- [Instructions for the task]: From the data below, retype exactly the lines starting with the one that contains "Answer: 90122/45 ≈ 2002.7" and ending with the one that contains "Answer: $41$", both included.

(Collected data)
--------------------------------

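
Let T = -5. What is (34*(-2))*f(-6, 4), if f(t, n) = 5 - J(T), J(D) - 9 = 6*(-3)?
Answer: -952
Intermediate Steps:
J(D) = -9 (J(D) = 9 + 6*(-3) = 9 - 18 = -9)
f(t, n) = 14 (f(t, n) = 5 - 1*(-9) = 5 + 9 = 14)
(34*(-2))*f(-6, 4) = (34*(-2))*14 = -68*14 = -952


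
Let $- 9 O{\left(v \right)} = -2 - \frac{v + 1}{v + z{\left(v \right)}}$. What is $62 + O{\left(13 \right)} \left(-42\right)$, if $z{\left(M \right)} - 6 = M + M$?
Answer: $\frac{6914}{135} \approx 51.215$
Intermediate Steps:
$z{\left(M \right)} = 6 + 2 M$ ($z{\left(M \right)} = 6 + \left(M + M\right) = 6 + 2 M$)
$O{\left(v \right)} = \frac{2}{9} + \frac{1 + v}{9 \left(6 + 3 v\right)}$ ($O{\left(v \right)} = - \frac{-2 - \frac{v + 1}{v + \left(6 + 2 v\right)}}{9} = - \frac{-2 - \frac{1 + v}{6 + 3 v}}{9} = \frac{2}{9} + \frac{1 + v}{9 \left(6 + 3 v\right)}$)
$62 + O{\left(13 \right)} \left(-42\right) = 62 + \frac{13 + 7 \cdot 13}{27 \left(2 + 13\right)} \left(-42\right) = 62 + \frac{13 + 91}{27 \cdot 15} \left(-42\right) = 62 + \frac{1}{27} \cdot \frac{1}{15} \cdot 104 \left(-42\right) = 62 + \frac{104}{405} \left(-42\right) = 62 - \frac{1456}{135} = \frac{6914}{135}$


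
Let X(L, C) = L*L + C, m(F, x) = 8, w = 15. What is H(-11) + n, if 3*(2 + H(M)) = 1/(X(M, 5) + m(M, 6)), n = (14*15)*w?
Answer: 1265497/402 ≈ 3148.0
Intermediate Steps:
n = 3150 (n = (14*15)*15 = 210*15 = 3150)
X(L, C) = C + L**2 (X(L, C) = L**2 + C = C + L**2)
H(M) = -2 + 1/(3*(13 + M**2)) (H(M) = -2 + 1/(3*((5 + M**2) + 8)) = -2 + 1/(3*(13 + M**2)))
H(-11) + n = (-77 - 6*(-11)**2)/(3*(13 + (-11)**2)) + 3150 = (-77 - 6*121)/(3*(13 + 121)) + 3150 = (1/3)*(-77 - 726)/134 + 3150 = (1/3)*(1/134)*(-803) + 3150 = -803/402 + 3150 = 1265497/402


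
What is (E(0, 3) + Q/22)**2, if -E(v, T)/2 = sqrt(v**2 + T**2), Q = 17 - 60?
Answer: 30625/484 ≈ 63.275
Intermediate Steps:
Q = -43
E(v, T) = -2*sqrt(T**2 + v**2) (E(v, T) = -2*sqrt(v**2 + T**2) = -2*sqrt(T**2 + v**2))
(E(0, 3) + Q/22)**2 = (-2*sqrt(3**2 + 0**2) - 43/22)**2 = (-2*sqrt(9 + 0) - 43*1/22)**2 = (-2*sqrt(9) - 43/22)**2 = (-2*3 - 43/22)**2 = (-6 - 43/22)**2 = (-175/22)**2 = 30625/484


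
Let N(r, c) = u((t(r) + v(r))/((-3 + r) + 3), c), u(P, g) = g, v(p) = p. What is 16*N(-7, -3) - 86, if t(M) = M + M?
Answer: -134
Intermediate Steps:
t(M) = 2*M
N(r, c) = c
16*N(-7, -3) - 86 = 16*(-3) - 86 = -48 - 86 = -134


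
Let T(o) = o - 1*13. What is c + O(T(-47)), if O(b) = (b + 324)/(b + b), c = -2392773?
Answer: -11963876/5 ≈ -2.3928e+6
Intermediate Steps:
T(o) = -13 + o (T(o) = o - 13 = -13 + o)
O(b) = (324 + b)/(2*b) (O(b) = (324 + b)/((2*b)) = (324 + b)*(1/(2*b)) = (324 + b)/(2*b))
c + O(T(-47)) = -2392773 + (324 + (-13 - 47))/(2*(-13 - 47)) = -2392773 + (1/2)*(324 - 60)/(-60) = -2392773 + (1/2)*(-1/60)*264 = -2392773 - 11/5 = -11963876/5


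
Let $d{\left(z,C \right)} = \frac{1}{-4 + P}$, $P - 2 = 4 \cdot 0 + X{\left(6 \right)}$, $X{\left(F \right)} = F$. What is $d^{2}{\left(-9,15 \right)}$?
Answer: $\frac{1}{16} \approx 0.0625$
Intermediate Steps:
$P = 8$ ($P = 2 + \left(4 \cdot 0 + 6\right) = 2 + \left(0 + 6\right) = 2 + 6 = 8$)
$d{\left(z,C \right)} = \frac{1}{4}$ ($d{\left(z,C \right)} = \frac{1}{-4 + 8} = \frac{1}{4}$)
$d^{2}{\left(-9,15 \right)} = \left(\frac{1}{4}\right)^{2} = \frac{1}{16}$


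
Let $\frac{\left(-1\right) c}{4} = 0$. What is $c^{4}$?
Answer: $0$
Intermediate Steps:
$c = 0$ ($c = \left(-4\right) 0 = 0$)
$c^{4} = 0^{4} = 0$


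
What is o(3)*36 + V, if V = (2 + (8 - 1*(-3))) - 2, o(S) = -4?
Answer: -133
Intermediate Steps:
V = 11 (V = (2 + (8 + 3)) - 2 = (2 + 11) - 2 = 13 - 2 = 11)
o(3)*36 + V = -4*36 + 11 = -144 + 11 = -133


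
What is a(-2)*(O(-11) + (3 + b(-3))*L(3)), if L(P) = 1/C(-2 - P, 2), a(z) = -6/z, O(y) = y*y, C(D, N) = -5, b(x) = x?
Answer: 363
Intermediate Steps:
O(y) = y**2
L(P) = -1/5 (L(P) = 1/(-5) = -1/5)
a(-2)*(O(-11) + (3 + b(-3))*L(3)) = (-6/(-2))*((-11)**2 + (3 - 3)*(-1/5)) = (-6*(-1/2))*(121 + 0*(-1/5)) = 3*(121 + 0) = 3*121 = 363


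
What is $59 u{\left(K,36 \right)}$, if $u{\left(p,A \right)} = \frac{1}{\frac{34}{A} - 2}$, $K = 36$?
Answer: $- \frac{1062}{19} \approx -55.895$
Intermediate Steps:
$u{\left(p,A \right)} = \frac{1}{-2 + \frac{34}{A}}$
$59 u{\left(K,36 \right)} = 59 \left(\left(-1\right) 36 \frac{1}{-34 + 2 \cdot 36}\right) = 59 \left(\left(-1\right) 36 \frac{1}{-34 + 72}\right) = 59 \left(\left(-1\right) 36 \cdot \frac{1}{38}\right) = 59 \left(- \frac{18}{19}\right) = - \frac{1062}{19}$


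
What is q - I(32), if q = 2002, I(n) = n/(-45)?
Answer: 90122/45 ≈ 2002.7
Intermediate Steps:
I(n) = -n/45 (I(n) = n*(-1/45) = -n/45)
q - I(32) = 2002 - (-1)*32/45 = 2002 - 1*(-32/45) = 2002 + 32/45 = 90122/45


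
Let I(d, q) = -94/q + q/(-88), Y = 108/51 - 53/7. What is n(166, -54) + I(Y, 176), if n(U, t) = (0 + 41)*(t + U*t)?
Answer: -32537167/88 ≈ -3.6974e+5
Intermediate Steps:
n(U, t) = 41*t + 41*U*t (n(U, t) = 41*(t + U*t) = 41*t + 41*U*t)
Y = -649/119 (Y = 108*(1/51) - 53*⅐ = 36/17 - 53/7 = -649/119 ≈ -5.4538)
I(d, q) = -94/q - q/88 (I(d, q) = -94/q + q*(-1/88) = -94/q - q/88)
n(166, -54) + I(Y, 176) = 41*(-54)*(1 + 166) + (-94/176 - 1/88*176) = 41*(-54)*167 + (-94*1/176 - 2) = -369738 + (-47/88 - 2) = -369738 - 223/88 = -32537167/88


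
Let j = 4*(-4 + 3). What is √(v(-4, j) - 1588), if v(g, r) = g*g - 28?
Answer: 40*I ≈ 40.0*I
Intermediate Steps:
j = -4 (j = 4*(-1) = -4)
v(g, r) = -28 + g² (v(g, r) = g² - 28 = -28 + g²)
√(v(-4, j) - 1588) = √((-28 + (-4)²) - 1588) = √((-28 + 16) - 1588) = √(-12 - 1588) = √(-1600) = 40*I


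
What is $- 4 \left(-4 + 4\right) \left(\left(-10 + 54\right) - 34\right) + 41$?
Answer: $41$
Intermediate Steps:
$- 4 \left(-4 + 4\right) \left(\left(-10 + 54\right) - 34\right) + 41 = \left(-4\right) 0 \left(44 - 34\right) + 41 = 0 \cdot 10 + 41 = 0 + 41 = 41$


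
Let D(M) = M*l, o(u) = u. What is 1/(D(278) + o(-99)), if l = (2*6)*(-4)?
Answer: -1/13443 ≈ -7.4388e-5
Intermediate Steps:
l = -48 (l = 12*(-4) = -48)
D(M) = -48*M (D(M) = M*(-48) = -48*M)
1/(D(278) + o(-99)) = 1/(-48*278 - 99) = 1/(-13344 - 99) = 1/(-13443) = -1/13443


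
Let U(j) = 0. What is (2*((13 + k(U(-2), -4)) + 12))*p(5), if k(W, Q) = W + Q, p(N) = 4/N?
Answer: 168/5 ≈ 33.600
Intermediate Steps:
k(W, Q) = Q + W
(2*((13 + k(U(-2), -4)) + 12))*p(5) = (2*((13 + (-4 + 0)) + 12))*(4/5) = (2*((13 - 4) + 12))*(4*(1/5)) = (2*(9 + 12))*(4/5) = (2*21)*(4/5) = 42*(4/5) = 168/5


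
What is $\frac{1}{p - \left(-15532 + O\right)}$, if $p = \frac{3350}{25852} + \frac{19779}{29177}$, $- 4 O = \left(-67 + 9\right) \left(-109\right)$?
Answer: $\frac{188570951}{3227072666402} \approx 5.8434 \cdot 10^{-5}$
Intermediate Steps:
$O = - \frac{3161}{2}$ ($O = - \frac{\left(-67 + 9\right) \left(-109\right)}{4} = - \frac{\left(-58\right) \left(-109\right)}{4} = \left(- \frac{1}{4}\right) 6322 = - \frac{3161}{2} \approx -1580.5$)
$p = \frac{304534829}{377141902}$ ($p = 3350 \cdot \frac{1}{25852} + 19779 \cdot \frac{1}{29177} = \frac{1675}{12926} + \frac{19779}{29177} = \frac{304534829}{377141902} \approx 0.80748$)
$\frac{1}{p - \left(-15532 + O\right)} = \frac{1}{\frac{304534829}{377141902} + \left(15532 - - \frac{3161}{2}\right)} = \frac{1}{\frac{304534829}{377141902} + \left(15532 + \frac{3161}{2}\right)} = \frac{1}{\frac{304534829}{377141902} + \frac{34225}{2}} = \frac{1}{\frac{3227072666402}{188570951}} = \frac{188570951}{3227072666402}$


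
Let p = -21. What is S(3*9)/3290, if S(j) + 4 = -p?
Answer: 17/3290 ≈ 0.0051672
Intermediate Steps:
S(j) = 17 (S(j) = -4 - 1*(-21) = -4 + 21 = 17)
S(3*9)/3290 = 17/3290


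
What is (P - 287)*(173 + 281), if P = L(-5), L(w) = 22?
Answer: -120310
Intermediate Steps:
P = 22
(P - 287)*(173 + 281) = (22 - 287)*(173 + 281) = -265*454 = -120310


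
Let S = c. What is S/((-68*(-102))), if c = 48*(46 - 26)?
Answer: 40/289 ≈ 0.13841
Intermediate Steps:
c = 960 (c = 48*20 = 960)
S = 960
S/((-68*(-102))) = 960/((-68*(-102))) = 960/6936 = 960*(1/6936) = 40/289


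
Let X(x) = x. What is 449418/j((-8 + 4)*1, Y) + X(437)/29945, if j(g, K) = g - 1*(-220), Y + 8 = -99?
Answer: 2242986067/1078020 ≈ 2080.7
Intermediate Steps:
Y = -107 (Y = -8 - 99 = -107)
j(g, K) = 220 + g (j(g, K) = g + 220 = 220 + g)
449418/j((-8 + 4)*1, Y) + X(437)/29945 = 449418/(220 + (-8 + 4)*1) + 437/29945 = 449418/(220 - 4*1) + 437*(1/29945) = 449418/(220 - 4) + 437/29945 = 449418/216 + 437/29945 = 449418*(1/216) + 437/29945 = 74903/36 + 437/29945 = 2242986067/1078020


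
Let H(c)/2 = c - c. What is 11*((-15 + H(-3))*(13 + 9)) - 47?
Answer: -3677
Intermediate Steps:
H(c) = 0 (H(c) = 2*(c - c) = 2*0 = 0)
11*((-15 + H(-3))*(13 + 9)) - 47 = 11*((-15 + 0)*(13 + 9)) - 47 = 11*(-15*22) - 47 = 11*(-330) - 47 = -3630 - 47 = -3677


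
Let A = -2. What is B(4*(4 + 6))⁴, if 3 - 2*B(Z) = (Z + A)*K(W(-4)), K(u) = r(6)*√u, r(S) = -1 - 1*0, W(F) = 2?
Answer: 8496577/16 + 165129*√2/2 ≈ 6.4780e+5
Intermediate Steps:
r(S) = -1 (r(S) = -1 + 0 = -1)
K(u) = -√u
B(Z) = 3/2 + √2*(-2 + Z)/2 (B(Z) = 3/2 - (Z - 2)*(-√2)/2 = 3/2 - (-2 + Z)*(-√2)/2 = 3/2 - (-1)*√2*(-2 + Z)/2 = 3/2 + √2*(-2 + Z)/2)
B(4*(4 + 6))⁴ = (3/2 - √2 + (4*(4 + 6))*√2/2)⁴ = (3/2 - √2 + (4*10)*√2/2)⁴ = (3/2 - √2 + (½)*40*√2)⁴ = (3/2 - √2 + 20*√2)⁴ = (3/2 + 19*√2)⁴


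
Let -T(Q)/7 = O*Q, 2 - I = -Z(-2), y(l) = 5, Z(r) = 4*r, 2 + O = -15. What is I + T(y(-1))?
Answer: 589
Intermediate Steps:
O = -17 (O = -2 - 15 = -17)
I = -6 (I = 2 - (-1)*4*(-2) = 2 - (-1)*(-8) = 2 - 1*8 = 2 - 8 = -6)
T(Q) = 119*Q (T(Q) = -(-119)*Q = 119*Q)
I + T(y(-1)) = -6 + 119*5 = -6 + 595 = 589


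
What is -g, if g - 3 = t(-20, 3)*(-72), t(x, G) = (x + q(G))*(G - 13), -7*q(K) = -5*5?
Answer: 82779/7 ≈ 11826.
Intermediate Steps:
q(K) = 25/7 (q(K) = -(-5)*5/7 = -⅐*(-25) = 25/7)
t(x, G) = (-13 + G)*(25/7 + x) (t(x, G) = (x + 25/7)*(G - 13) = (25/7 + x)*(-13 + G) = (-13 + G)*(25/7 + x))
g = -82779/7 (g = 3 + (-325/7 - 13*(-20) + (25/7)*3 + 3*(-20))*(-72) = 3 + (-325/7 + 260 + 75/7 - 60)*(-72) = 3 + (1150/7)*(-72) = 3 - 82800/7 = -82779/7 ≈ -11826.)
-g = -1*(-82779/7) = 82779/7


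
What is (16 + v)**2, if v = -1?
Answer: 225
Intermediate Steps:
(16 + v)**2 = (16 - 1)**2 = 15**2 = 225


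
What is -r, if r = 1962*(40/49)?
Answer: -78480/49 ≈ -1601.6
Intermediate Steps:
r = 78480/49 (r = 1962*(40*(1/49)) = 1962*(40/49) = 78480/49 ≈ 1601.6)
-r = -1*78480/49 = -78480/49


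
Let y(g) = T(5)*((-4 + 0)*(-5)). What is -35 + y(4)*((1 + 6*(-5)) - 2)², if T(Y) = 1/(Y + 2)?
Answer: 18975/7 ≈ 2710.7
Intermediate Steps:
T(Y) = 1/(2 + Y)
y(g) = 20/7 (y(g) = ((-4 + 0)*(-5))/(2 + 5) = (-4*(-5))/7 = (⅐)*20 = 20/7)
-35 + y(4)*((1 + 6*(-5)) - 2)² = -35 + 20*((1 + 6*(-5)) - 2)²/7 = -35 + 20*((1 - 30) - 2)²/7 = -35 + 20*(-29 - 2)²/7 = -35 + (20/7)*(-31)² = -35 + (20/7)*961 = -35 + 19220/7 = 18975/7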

--------------------------------

- [Your solution]:
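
Answer: 90122/45 ≈ 2002.7
Intermediate Steps:
I(n) = -n/45 (I(n) = n*(-1/45) = -n/45)
q - I(32) = 2002 - (-1)*32/45 = 2002 - 1*(-32/45) = 2002 + 32/45 = 90122/45


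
Let I(d, q) = -94/q + q/(-88), Y = 108/51 - 53/7. What is n(166, -54) + I(Y, 176), if n(U, t) = (0 + 41)*(t + U*t)?
Answer: -32537167/88 ≈ -3.6974e+5
Intermediate Steps:
n(U, t) = 41*t + 41*U*t (n(U, t) = 41*(t + U*t) = 41*t + 41*U*t)
Y = -649/119 (Y = 108*(1/51) - 53*⅐ = 36/17 - 53/7 = -649/119 ≈ -5.4538)
I(d, q) = -94/q - q/88 (I(d, q) = -94/q + q*(-1/88) = -94/q - q/88)
n(166, -54) + I(Y, 176) = 41*(-54)*(1 + 166) + (-94/176 - 1/88*176) = 41*(-54)*167 + (-94*1/176 - 2) = -369738 + (-47/88 - 2) = -369738 - 223/88 = -32537167/88


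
Let j = 4*(-4 + 3). What is √(v(-4, j) - 1588), if v(g, r) = g*g - 28?
Answer: 40*I ≈ 40.0*I
Intermediate Steps:
j = -4 (j = 4*(-1) = -4)
v(g, r) = -28 + g² (v(g, r) = g² - 28 = -28 + g²)
√(v(-4, j) - 1588) = √((-28 + (-4)²) - 1588) = √((-28 + 16) - 1588) = √(-12 - 1588) = √(-1600) = 40*I


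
What is $- 4 \left(-4 + 4\right) \left(\left(-10 + 54\right) - 34\right) + 41$?
Answer: $41$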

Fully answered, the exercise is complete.